Start of AVAILABLE DATA

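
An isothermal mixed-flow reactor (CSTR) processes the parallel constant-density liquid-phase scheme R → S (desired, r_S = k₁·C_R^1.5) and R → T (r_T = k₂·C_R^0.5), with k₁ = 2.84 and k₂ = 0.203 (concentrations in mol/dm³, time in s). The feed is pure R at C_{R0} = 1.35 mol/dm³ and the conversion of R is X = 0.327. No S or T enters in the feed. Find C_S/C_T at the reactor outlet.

Exit C_R = C_{R0}(1−X) = 1.35×0.673 = 0.9086 mol/dm³.
In a CSTR the entire volume is at exit conditions, so r_S = 2.84×0.9086^1.5 = 2.459 and r_T = 0.203×0.9086^0.5 = 0.1935.
Overall selectivity = C_S/C_T = r_Sτ/(r_Tτ) = r_S/r_T = 12.7.

12.7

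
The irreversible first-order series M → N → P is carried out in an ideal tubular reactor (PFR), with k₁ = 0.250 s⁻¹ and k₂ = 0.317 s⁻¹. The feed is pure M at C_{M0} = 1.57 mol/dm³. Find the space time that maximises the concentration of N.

Setting dC_N/dτ = 0 gives τ_opt = ln(k₂/k₁)/(k₂−k₁).
= ln(0.317/0.250)/(0.317−0.250) = ln(1.268)/0.06700 = 0.2374/0.06700 = 3.54 s.

3.54 s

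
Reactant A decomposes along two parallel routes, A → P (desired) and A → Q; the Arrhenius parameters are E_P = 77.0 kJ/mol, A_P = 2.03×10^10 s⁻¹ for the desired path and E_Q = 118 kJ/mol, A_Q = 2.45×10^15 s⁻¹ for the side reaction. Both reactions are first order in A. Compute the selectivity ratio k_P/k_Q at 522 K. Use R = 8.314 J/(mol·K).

Since both paths have the same order in A, the concentration cancels and S_{P/Q} = k_P/k_Q = (A_P/A_Q)·exp[(E_Q−E_P)/(RT)].
(E_Q−E_P)/(RT) = (118−77.0)×10³/(8.314×522) = 41000/4340 = 9.447.
k_P/k_Q = (2.03×10^10/2.45×10^15)·exp(9.447) = 8.286×10^-6 × 12673 = 0.105.

0.105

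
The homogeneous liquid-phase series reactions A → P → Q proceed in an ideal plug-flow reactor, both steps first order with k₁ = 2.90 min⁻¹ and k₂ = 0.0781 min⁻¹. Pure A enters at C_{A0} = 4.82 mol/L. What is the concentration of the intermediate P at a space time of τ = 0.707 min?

For first-order series with pure A initially, C_P(τ) = k₁C_{A0}/(k₂−k₁)·(e^(−k₁τ) − e^(−k₂τ)).
e^(−k₁τ) = e^(−2.90×0.707) = e^(−2.050) = 0.1287; e^(−k₂τ) = e^(−0.05522) = 0.9463.
C_P = 2.90×4.82/(0.0781−2.90) × (0.1287−0.9463) = (-4.953)×(-0.8176) = 4.050 mol/L.

4.05 mol/L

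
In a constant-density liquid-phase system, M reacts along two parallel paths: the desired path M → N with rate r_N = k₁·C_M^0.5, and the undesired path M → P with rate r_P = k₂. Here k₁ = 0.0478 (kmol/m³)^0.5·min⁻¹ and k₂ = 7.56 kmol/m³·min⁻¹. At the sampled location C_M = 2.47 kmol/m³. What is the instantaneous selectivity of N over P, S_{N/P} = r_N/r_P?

0.00994

S_{N/P} = r_N/r_P = (k₁·C_M^0.5)/(k₂) = (k₁/k₂)·C_M^0.5.
= (0.0478×2.470^0.5) / (7.56) = 0.07512/7.560 = 0.00994.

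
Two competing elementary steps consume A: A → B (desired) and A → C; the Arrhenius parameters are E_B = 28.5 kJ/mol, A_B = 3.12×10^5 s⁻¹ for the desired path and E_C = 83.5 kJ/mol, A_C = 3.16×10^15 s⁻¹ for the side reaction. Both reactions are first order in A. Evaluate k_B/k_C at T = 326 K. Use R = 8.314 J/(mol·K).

k_B/k_C = (A_B/A_C)·exp[−(E_B−E_C)/(RT)] = (A_B/A_C)·exp[(E_C−E_B)/(RT)].
(E_C−E_B)/(RT) = (83.5−28.5)×10³/(8.314×326) = 55000/2710 = 20.29.
k_B/k_C = (3.12×10^5/3.16×10^15)·exp(20.29) = 9.873×10^-11 × 6.500×10^8 = 0.0642.

0.0642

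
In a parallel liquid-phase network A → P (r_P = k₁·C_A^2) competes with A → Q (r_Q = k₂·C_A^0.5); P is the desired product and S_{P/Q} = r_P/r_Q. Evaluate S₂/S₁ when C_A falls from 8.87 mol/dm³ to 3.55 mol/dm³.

0.253

S_{P/Q} = (k₁/k₂)·C_A^1.5, so S₂/S₁ = (C_{A,2}/C_{A,1})^1.5.
= (3.55/8.87)^1.5 = (0.4002)^1.5 = 0.253.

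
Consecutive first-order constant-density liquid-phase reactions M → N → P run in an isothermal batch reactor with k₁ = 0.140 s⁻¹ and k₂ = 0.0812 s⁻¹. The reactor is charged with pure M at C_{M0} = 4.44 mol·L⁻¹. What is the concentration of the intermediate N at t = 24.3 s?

1.12 mol·L⁻¹

For first-order series with pure M initially, C_N(t) = k₁C_{M0}/(k₂−k₁)·(e^(−k₁t) − e^(−k₂t)).
e^(−k₁t) = e^(−0.140×24.3) = e^(−3.402) = 0.03331; e^(−k₂t) = e^(−1.973) = 0.1390.
C_N = 0.140×4.44/(0.0812−0.140) × (0.03331−0.1390) = (-10.57)×(-0.1057) = 1.118 mol·L⁻¹.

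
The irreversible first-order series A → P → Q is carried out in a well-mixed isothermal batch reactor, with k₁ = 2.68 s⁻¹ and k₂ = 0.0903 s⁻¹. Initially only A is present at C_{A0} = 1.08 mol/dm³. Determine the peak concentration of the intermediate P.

For a first-order series the maximum intermediate yield is C_{P,max}/C_{A0} = (k₁/k₂)^[k₂/(k₂−k₁)].
= (2.68/0.0903)^(0.0903/(0.0903−2.68)) = (29.68)^(-0.03487) = 0.8885.
C_{P,max} = 0.8885×1.08 = 0.960 mol/dm³.

0.960 mol/dm³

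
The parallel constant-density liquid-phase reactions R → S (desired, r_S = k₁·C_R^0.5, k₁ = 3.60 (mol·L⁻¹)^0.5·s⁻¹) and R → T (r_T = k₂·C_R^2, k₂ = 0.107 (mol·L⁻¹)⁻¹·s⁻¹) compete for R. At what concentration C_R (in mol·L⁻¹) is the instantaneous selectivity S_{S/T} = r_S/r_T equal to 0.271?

24.9 mol·L⁻¹

S_{S/T} = (k₁/k₂)·C_R^-1.5 ⇒ C_R = (S·k₂/k₁)^(1/(-1.5)).
= (0.271×0.107/3.60)^(-0.6667) = (0.008055)^(-0.6667) = 24.9 mol·L⁻¹.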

End of AVAILABLE DATA

**WORK TASK:**
Restate each line above word for word.

**YOUR RESPONSE:**
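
An isothermal mixed-flow reactor (CSTR) processes the parallel constant-density liquid-phase scheme R → S (desired, r_S = k₁·C_R^1.5) and R → T (r_T = k₂·C_R^0.5), with k₁ = 2.84 and k₂ = 0.203 (concentrations in mol/dm³, time in s). The feed is pure R at C_{R0} = 1.35 mol/dm³ and the conversion of R is X = 0.327. No S or T enters in the feed. Find C_S/C_T at the reactor outlet.

Exit C_R = C_{R0}(1−X) = 1.35×0.673 = 0.9086 mol/dm³.
In a CSTR the entire volume is at exit conditions, so r_S = 2.84×0.9086^1.5 = 2.459 and r_T = 0.203×0.9086^0.5 = 0.1935.
Overall selectivity = C_S/C_T = r_Sτ/(r_Tτ) = r_S/r_T = 12.7.

12.7

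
The irreversible first-order series M → N → P is carried out in an ideal tubular reactor (PFR), with k₁ = 0.250 s⁻¹ and k₂ = 0.317 s⁻¹. The feed is pure M at C_{M0} = 1.57 mol/dm³. Find the space time that maximises the concentration of N.

Setting dC_N/dτ = 0 gives τ_opt = ln(k₂/k₁)/(k₂−k₁).
= ln(0.317/0.250)/(0.317−0.250) = ln(1.268)/0.06700 = 0.2374/0.06700 = 3.54 s.

3.54 s

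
Reactant A decomposes along two parallel routes, A → P (desired) and A → Q; the Arrhenius parameters are E_P = 77.0 kJ/mol, A_P = 2.03×10^10 s⁻¹ for the desired path and E_Q = 118 kJ/mol, A_Q = 2.45×10^15 s⁻¹ for the side reaction. Both reactions are first order in A. Compute the selectivity ratio k_P/k_Q at 522 K. Use R = 8.314 J/(mol·K).

Since both paths have the same order in A, the concentration cancels and S_{P/Q} = k_P/k_Q = (A_P/A_Q)·exp[(E_Q−E_P)/(RT)].
(E_Q−E_P)/(RT) = (118−77.0)×10³/(8.314×522) = 41000/4340 = 9.447.
k_P/k_Q = (2.03×10^10/2.45×10^15)·exp(9.447) = 8.286×10^-6 × 12673 = 0.105.

0.105

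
The homogeneous liquid-phase series reactions A → P → Q proceed in an ideal plug-flow reactor, both steps first order with k₁ = 2.90 min⁻¹ and k₂ = 0.0781 min⁻¹. Pure A enters at C_{A0} = 4.82 mol/L. What is the concentration of the intermediate P at a space time of τ = 0.707 min?

For first-order series with pure A initially, C_P(τ) = k₁C_{A0}/(k₂−k₁)·(e^(−k₁τ) − e^(−k₂τ)).
e^(−k₁τ) = e^(−2.90×0.707) = e^(−2.050) = 0.1287; e^(−k₂τ) = e^(−0.05522) = 0.9463.
C_P = 2.90×4.82/(0.0781−2.90) × (0.1287−0.9463) = (-4.953)×(-0.8176) = 4.050 mol/L.

4.05 mol/L

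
In a constant-density liquid-phase system, M reacts along two parallel paths: the desired path M → N with rate r_N = k₁·C_M^0.5, and the undesired path M → P with rate r_P = k₂. Here k₁ = 0.0478 (kmol/m³)^0.5·min⁻¹ and k₂ = 7.56 kmol/m³·min⁻¹. At the sampled location C_M = 2.47 kmol/m³. What is the instantaneous selectivity of N over P, S_{N/P} = r_N/r_P?

0.00994

S_{N/P} = r_N/r_P = (k₁·C_M^0.5)/(k₂) = (k₁/k₂)·C_M^0.5.
= (0.0478×2.470^0.5) / (7.56) = 0.07512/7.560 = 0.00994.

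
Two competing elementary steps consume A: A → B (desired) and A → C; the Arrhenius parameters are E_B = 28.5 kJ/mol, A_B = 3.12×10^5 s⁻¹ for the desired path and E_C = 83.5 kJ/mol, A_C = 3.16×10^15 s⁻¹ for the side reaction. Both reactions are first order in A. Evaluate k_B/k_C at T = 326 K. Use R = 8.314 J/(mol·K).

k_B/k_C = (A_B/A_C)·exp[−(E_B−E_C)/(RT)] = (A_B/A_C)·exp[(E_C−E_B)/(RT)].
(E_C−E_B)/(RT) = (83.5−28.5)×10³/(8.314×326) = 55000/2710 = 20.29.
k_B/k_C = (3.12×10^5/3.16×10^15)·exp(20.29) = 9.873×10^-11 × 6.500×10^8 = 0.0642.

0.0642

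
In a parallel liquid-phase network A → P (r_P = k₁·C_A^2) competes with A → Q (r_Q = k₂·C_A^0.5); P is the desired product and S_{P/Q} = r_P/r_Q. Evaluate S₂/S₁ when C_A falls from 8.87 mol/dm³ to 3.55 mol/dm³.

0.253

S_{P/Q} = (k₁/k₂)·C_A^1.5, so S₂/S₁ = (C_{A,2}/C_{A,1})^1.5.
= (3.55/8.87)^1.5 = (0.4002)^1.5 = 0.253.

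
Consecutive first-order constant-density liquid-phase reactions M → N → P run in an isothermal batch reactor with k₁ = 0.140 s⁻¹ and k₂ = 0.0812 s⁻¹. The reactor is charged with pure M at C_{M0} = 4.44 mol·L⁻¹. What is the concentration of the intermediate N at t = 24.3 s?

1.12 mol·L⁻¹

For first-order series with pure M initially, C_N(t) = k₁C_{M0}/(k₂−k₁)·(e^(−k₁t) − e^(−k₂t)).
e^(−k₁t) = e^(−0.140×24.3) = e^(−3.402) = 0.03331; e^(−k₂t) = e^(−1.973) = 0.1390.
C_N = 0.140×4.44/(0.0812−0.140) × (0.03331−0.1390) = (-10.57)×(-0.1057) = 1.118 mol·L⁻¹.

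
The irreversible first-order series A → P → Q is carried out in a well-mixed isothermal batch reactor, with k₁ = 2.68 s⁻¹ and k₂ = 0.0903 s⁻¹. Initially only A is present at C_{A0} = 1.08 mol/dm³. Determine the peak concentration of the intermediate P.

For a first-order series the maximum intermediate yield is C_{P,max}/C_{A0} = (k₁/k₂)^[k₂/(k₂−k₁)].
= (2.68/0.0903)^(0.0903/(0.0903−2.68)) = (29.68)^(-0.03487) = 0.8885.
C_{P,max} = 0.8885×1.08 = 0.960 mol/dm³.

0.960 mol/dm³

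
The parallel constant-density liquid-phase reactions R → S (desired, r_S = k₁·C_R^0.5, k₁ = 3.60 (mol·L⁻¹)^0.5·s⁻¹) and R → T (r_T = k₂·C_R^2, k₂ = 0.107 (mol·L⁻¹)⁻¹·s⁻¹) compete for R. At what concentration C_R (in mol·L⁻¹) is the instantaneous selectivity S_{S/T} = r_S/r_T equal to 0.271?

24.9 mol·L⁻¹

S_{S/T} = (k₁/k₂)·C_R^-1.5 ⇒ C_R = (S·k₂/k₁)^(1/(-1.5)).
= (0.271×0.107/3.60)^(-0.6667) = (0.008055)^(-0.6667) = 24.9 mol·L⁻¹.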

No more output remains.